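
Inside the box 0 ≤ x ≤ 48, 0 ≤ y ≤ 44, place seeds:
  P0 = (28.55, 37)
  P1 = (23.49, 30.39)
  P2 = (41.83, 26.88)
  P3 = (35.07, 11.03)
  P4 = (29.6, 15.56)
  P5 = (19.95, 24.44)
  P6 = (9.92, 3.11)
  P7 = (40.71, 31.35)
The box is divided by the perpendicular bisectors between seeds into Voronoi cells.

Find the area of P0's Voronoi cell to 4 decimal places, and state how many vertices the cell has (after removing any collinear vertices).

Area of P0's cell: 200.3193 (3 vertices)

1. box [0,48]×[0,44]: [(0, 0) (48, 0) (48, 44) (0, 44)]
2. ⊥bis P0·P1 via (26.02,33.695): [(48, 16.8692) (48, 44) (12.5583, 44)]  |A|=480.7811
3. ⊥bis P0·P2 via (35.19,31.94): [(32.6562, 28.615) (44.3803, 44) (12.5583, 44)]  |A|=244.791
4. ⊥bis P0·P3 via (31.81,24.015): [(32.6562, 28.615) (44.3803, 44) (12.5583, 44)]  |A|=244.791
5. ⊥bis P0·P4 via (29.075,26.28): [(32.6562, 28.615) (44.3803, 44) (12.5583, 44)]  |A|=244.791
6. ⊥bis P0·P5 via (24.25,30.72): [(32.6562, 28.615) (44.3803, 44) (12.5583, 44)]  |A|=244.791
7. ⊥bis P0·P6 via (19.235,20.055): [(32.6562, 28.615) (44.3803, 44) (12.5583, 44)]  |A|=244.791
8. ⊥bis P0·P7 via (34.63,34.175): [(32.2065, 28.9592) (39.1951, 44) (12.5583, 44)]  |A|=200.3193
9. canonical 3-gon: [(32.2065, 28.9592) (39.1951, 44) (12.5583, 44)]
10. shoelace: 200.3193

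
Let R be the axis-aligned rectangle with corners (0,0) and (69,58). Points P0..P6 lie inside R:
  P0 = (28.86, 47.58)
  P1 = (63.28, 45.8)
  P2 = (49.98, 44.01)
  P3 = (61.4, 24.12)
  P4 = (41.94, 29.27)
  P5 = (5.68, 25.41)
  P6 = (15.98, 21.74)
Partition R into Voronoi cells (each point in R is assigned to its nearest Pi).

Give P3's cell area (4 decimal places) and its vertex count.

Area of P3's cell: 686.2735 (5 vertices)

1. box [0,69]×[0,58]: [(0, 0) (69, 0) (69, 58) (0, 58)]
2. ⊥bis P3·P0 via (45.13,35.85): [(19.2836, 0) (69, 0) (69, 58) (61.0992, 58)]  |A|=1670.8969
3. ⊥bis P3·P1 via (62.34,34.96): [(45.5387, 36.4169) (19.2836, 0) (69, 0) (69, 34.3825)]  |A|=1308.5871
4. ⊥bis P3·P2 via (55.69,34.065): [(57.9168, 35.3436) (35.4754, 22.4586) (19.2836, 0) (69, 0) (69, 34.3825)]  |A|=1216.7973
5. ⊥bis P3·P4 via (51.67,26.695): [(57.9168, 35.3436) (53.2496, 32.6638) (44.6053, 0) (69, 0) (69, 34.3825)]  |A|=686.2735
6. ⊥bis P3·P5 via (33.54,24.765): [(57.9168, 35.3436) (53.2496, 32.6638) (44.6053, 0) (69, 0) (69, 34.3825)]  |A|=686.2735
7. ⊥bis P3·P6 via (38.69,22.93): [(57.9168, 35.3436) (53.2496, 32.6638) (44.6053, 0) (69, 0) (69, 34.3825)]  |A|=686.2735
8. canonical 5-gon: [(57.9168, 35.3436) (53.2496, 32.6638) (44.6053, 0) (69, 0) (69, 34.3825)]
9. shoelace: 686.2735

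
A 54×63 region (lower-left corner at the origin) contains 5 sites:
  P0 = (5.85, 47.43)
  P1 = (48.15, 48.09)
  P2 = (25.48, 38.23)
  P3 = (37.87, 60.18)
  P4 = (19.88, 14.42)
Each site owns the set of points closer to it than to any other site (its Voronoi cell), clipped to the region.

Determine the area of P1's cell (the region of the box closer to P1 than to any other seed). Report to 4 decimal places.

1. box [0,54]×[0,63]: [(0, 0) (54, 0) (54, 63) (0, 63)]
2. ⊥bis P1·P0 via (27,47.76): [(27.7452, 0) (54, 0) (54, 63) (26.7622, 63)]  |A|=1685.0168
3. ⊥bis P1·P2 via (36.815,43.16): [(54, 3.6484) (54, 63) (28.1859, 63)]  |A|=766.0544
4. ⊥bis P1·P3 via (43.01,54.135): [(35.0028, 47.3266) (54, 3.6484) (54, 63) (53.4359, 63)]  |A|=568.1774
5. ⊥bis P1·P4 via (34.015,31.255): [(35.0028, 47.3266) (46.5822, 20.7033) (54, 14.4752) (54, 63) (53.4359, 63)]  |A|=528.0222
6. canonical 5-gon: [(35.0028, 47.3266) (46.5822, 20.7033) (54, 14.4752) (54, 63) (53.4359, 63)]
7. shoelace: 528.0222

Area of P1's cell: 528.0222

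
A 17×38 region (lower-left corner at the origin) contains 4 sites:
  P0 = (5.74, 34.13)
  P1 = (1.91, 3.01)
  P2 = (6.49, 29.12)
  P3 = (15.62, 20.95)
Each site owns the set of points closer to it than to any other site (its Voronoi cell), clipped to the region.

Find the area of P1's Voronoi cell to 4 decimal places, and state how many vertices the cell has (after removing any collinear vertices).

1. box [0,17]×[0,38]: [(0, 0) (17, 0) (17, 38) (0, 38)]
2. ⊥bis P1·P0 via (3.825,18.57): [(0, 19.0408) (0, 0) (17, 0) (17, 16.9485)]  |A|=305.9089
3. ⊥bis P1·P2 via (4.2,16.065): [(0, 16.8017) (0, 0) (17, 0) (17, 13.8197)]  |A|=260.2824
4. ⊥bis P1·P3 via (8.765,11.98): [(3.1872, 16.2427) (0, 16.8017) (0, 0) (17, 0) (17, 5.6867)]  |A|=204.1123
5. canonical 5-gon: [(3.1872, 16.2427) (0, 16.8017) (0, 0) (17, 0) (17, 5.6867)]
6. shoelace: 204.1123

Area of P1's cell: 204.1123 (5 vertices)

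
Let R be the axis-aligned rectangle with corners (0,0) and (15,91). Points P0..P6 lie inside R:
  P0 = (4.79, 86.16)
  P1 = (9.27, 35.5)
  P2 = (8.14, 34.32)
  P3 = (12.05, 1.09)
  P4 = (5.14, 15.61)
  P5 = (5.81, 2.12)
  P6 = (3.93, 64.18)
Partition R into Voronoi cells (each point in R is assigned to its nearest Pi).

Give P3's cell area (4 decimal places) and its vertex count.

Area of P3's cell: 56.3622 (4 vertices)

1. box [0,15]×[0,91]: [(0, 0) (15, 0) (15, 91) (0, 91)]
2. ⊥bis P3·P0 via (8.42,43.625): [(0, 42.9064) (0, 0) (15, 0) (15, 44.1865)]  |A|=653.1973
3. ⊥bis P3·P1 via (10.66,18.295): [(0, 17.4338) (0, 0) (15, 0) (15, 18.6456)]  |A|=270.5955
4. ⊥bis P3·P2 via (10.095,17.705): [(0, 16.5172) (0, 0) (15, 0) (15, 18.2821)]  |A|=260.9949
5. ⊥bis P3·P4 via (8.595,8.35): [(0, 4.2597) (0, 0) (15, 0) (15, 11.3981)]  |A|=117.4334
6. ⊥bis P3·P5 via (8.93,1.605): [(10.1668, 9.098) (8.6651, 0) (15, 0) (15, 11.3981)]  |A|=56.3622
7. ⊥bis P3·P6 via (7.99,32.635): [(10.1668, 9.098) (8.6651, 0) (15, 0) (15, 11.3981)]  |A|=56.3622
8. canonical 4-gon: [(10.1668, 9.098) (8.6651, 0) (15, 0) (15, 11.3981)]
9. shoelace: 56.3622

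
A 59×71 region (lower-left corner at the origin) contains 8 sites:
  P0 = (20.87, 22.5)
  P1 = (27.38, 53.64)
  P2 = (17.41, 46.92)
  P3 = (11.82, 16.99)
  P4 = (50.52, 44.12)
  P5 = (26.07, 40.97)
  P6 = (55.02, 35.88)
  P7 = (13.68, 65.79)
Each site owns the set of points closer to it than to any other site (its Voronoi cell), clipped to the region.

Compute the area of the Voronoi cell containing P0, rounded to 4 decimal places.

Area of P0's cell: 769.9429

1. box [0,59]×[0,71]: [(0, 0) (59, 0) (59, 71) (0, 71)]
2. ⊥bis P0·P1 via (24.125,38.07): [(0, 43.1135) (0, 0) (59, 0) (59, 30.7792)]  |A|=2179.8332
3. ⊥bis P0·P2 via (19.14,34.71): [(31.6909, 36.4883) (0, 31.9981) (0, 0) (59, 0) (59, 30.7792)]  |A|=2003.7051
4. ⊥bis P0·P3 via (16.345,19.745): [(31.6909, 36.4883) (8.1792, 33.157) (28.3665, 0) (59, 0) (59, 30.7792)]  |A|=1402.5703
5. ⊥bis P0·P4 via (35.695,33.31): [(33.6808, 36.0723) (31.6909, 36.4883) (8.1792, 33.157) (28.3665, 0) (59, 0) (59, 1.3492)]  |A|=1029.9982
6. ⊥bis P0·P5 via (23.47,31.735): [(40.2981, 26.9973) (14.991, 34.1221) (8.1792, 33.157) (28.3665, 0) (59, 0) (59, 1.3492)]  |A|=932.9129
7. ⊥bis P0·P6 via (37.945,29.19): [(38.6189, 27.47) (14.991, 34.1221) (8.1792, 33.157) (28.3665, 0) (49.3817, 0)]  |A|=769.9429
8. ⊥bis P0·P7 via (17.275,44.145): [(38.6189, 27.47) (14.991, 34.1221) (8.1792, 33.157) (28.3665, 0) (49.3817, 0)]  |A|=769.9429
9. canonical 5-gon: [(38.6189, 27.47) (14.991, 34.1221) (8.1792, 33.157) (28.3665, 0) (49.3817, 0)]
10. shoelace: 769.9429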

#### Aim of the exercise:
Copy the lines above exactly, from the very first through the one containing "The box is divided", and include no other line.

#### Exercise response:
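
Inside the box 0 ≤ x ≤ 48, 0 ≤ y ≤ 44, place seeds:
  P0 = (28.55, 37)
  P1 = (23.49, 30.39)
  P2 = (41.83, 26.88)
  P3 = (35.07, 11.03)
  P4 = (29.6, 15.56)
  P5 = (19.95, 24.44)
  P6 = (9.92, 3.11)
  P7 = (40.71, 31.35)
The box is divided by the perpendicular bisectors between seeds into Voronoi cells.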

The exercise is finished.